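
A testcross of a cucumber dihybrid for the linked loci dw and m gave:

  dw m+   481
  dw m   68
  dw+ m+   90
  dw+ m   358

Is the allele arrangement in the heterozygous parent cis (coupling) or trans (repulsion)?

The two most frequent classes are dw+ m (358) and dw m+ (481); these are the parental (non-recombinant) types.
So the F1 carried dw+ m on one chromosome and dw m+ on the other — the recessive alleles are on opposite chromosomes (trans / repulsion).

trans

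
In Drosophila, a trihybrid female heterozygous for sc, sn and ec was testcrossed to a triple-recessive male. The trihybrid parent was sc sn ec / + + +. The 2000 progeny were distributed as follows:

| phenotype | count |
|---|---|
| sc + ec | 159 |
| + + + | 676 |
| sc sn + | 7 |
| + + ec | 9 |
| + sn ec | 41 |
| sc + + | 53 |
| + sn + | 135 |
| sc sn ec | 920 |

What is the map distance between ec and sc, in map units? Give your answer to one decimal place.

5.5 map units

The two rarest classes, sc sn + and + + ec, are the double crossovers. Comparing them with the parentals, only the ec allele has switched, so ec is the middle locus and the order is sc – ec – sn.
Crossovers in the sc–ec interval produce the single-crossover classes + sn ec and sc + + (41 + 53 = 94) plus the double crossovers (16).
RF(sc–ec) = (94 + 16) / 2000 = 110/2000 = 0.0550 → 5.5 map units.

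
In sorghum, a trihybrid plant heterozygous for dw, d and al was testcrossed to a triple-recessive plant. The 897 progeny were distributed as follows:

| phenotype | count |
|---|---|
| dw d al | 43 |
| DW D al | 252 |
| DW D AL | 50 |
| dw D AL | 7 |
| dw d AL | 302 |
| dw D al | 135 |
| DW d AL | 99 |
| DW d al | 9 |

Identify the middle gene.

The two most frequent reciprocal classes, dw d AL and DW D al, are the parental types, so the F1 was dw d AL / DW D al.
The two rarest classes, dw D AL and DW d al, are the double crossovers. Comparing them with the parentals, only the d allele has switched, so d is the middle locus and the order is dw – d – al.

d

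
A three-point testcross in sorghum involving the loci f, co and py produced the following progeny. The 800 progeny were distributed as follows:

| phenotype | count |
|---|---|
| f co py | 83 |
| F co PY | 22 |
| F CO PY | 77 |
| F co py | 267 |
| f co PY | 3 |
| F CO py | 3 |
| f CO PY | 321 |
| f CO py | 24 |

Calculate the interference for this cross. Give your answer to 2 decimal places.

0.44

The two most frequent reciprocal classes, f CO PY and F co py, are the parental types, so the F1 was f CO PY / F co py.
The two rarest classes, f co PY and F CO py, are the double crossovers. Comparing them with the parentals, only the co allele has switched, so co is the middle locus and the order is f – co – py.
f–co: (160 + 6)/800 = 0.2075; co–py: (46 + 6)/800 = 0.0650.
Expected DCO frequency = 0.2075 × 0.0650 ≈ 0.01349; observed = 6/800 ≈ 0.00750.
Coefficient of coincidence = 0.00750/0.01349 ≈ 0.56; interference = 1 − 0.56 = 0.44.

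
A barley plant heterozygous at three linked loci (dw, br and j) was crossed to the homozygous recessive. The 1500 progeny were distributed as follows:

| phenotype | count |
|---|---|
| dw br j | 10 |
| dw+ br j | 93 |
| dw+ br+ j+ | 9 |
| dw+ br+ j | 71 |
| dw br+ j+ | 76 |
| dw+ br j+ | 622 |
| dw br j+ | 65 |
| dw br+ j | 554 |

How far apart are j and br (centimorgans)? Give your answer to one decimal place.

12.5 centimorgans

The two most frequent reciprocal classes, dw br+ j and dw+ br j+, are the parental types, so the F1 was dw br+ j / dw+ br j+.
The two rarest classes, dw br j and dw+ br+ j+, are the double crossovers. Comparing them with the parentals, only the br allele has switched, so br is the middle locus and the order is j – br – dw.
Crossovers in the j–br interval produce the single-crossover classes dw br+ j+ and dw+ br j (76 + 93 = 169) plus the double crossovers (19).
RF(j–br) = (169 + 19) / 1500 = 188/1500 = 0.1253 → 12.5 centimorgans.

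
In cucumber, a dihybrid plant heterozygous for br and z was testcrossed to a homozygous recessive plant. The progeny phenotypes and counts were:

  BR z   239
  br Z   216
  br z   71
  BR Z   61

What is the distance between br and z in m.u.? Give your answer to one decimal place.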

TASK TO COMPLETE: Look above for the line holding "DW d al | 9 |" and the line holding "br+ j | 554 |". Retype both, and every line between them, word for word and nothing else.

TASK RESPONSE:
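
| DW d al | 9 |

Identify the middle gene.

The two most frequent reciprocal classes, dw d AL and DW D al, are the parental types, so the F1 was dw d AL / DW D al.
The two rarest classes, dw D AL and DW d al, are the double crossovers. Comparing them with the parentals, only the d allele has switched, so d is the middle locus and the order is dw – d – al.

d

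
A three-point testcross in sorghum involving the loci f, co and py produced the following progeny. The 800 progeny were distributed as follows:

| phenotype | count |
|---|---|
| f co py | 83 |
| F co PY | 22 |
| F CO PY | 77 |
| F co py | 267 |
| f co PY | 3 |
| F CO py | 3 |
| f CO PY | 321 |
| f CO py | 24 |

Calculate the interference for this cross. Give your answer to 2 decimal places.

0.44

The two most frequent reciprocal classes, f CO PY and F co py, are the parental types, so the F1 was f CO PY / F co py.
The two rarest classes, f co PY and F CO py, are the double crossovers. Comparing them with the parentals, only the co allele has switched, so co is the middle locus and the order is f – co – py.
f–co: (160 + 6)/800 = 0.2075; co–py: (46 + 6)/800 = 0.0650.
Expected DCO frequency = 0.2075 × 0.0650 ≈ 0.01349; observed = 6/800 ≈ 0.00750.
Coefficient of coincidence = 0.00750/0.01349 ≈ 0.56; interference = 1 − 0.56 = 0.44.

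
A barley plant heterozygous at three linked loci (dw, br and j) was crossed to the homozygous recessive. The 1500 progeny were distributed as follows:

| phenotype | count |
|---|---|
| dw br j | 10 |
| dw+ br j | 93 |
| dw+ br+ j+ | 9 |
| dw+ br+ j | 71 |
| dw br+ j+ | 76 |
| dw+ br j+ | 622 |
| dw br j+ | 65 |
| dw br+ j | 554 |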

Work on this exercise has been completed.